• [Stored items]

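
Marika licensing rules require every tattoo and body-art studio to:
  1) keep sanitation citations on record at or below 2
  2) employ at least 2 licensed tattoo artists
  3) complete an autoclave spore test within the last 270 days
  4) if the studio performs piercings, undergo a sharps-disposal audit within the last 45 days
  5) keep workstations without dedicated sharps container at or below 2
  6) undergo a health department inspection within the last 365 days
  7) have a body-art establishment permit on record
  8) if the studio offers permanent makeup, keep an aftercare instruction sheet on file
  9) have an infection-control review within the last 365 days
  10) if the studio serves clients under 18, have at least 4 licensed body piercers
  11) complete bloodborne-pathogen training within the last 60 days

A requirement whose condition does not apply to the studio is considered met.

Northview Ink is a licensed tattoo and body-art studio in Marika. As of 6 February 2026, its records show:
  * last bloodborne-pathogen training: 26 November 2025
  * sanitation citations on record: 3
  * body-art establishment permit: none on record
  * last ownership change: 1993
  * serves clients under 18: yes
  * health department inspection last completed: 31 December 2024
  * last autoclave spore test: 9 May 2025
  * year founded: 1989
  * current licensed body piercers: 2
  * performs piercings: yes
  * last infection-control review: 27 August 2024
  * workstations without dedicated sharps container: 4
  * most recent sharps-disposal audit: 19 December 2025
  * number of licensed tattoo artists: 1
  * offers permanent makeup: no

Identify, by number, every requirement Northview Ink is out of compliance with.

1. sanitation citations on record 3 > 2 → not met
2. licensed tattoo artists 1 < 2 → not met
3. autoclave spore test 273 days ago vs limit 270 → not met
4. condition 'performs piercings' holds; sharps-disposal audit 49 days ago vs limit 45 → not met
5. workstations without dedicated sharps container 4 > 2 → not met
6. health department inspection 402 days ago vs limit 365 → not met
7. body-art establishment permit absent → not met
8. condition 'offers permanent makeup' does not hold → requirement n/a → met
9. infection-control review 528 days ago vs limit 365 → not met
10. condition 'serves clients under 18' holds; licensed body piercers 2 < 4 → not met
11. bloodborne-pathogen training 72 days ago vs limit 60 → not met
Not met: 1, 2, 3, 4, 5, 6, 7, 9, 10, 11

1, 2, 3, 4, 5, 6, 7, 9, 10, 11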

• [WHAT THE TASK ASKS] Every record above is to be copied out exactly.

• [WRITTEN SOLUTION]
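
Marika licensing rules require every tattoo and body-art studio to:
  1) keep sanitation citations on record at or below 2
  2) employ at least 2 licensed tattoo artists
  3) complete an autoclave spore test within the last 270 days
  4) if the studio performs piercings, undergo a sharps-disposal audit within the last 45 days
  5) keep workstations without dedicated sharps container at or below 2
  6) undergo a health department inspection within the last 365 days
  7) have a body-art establishment permit on record
  8) if the studio offers permanent makeup, keep an aftercare instruction sheet on file
  9) have an infection-control review within the last 365 days
  10) if the studio serves clients under 18, have at least 4 licensed body piercers
  11) complete bloodborne-pathogen training within the last 60 days

A requirement whose condition does not apply to the studio is considered met.

Northview Ink is a licensed tattoo and body-art studio in Marika. As of 6 February 2026, its records show:
  * last bloodborne-pathogen training: 26 November 2025
  * sanitation citations on record: 3
  * body-art establishment permit: none on record
  * last ownership change: 1993
  * serves clients under 18: yes
  * health department inspection last completed: 31 December 2024
  * last autoclave spore test: 9 May 2025
  * year founded: 1989
  * current licensed body piercers: 2
  * performs piercings: yes
  * last infection-control review: 27 August 2024
  * workstations without dedicated sharps container: 4
  * most recent sharps-disposal audit: 19 December 2025
  * number of licensed tattoo artists: 1
  * offers permanent makeup: no

Identify, by number, every requirement Northview Ink is out of compliance with.

1. sanitation citations on record 3 > 2 → not met
2. licensed tattoo artists 1 < 2 → not met
3. autoclave spore test 273 days ago vs limit 270 → not met
4. condition 'performs piercings' holds; sharps-disposal audit 49 days ago vs limit 45 → not met
5. workstations without dedicated sharps container 4 > 2 → not met
6. health department inspection 402 days ago vs limit 365 → not met
7. body-art establishment permit absent → not met
8. condition 'offers permanent makeup' does not hold → requirement n/a → met
9. infection-control review 528 days ago vs limit 365 → not met
10. condition 'serves clients under 18' holds; licensed body piercers 2 < 4 → not met
11. bloodborne-pathogen training 72 days ago vs limit 60 → not met
Not met: 1, 2, 3, 4, 5, 6, 7, 9, 10, 11

1, 2, 3, 4, 5, 6, 7, 9, 10, 11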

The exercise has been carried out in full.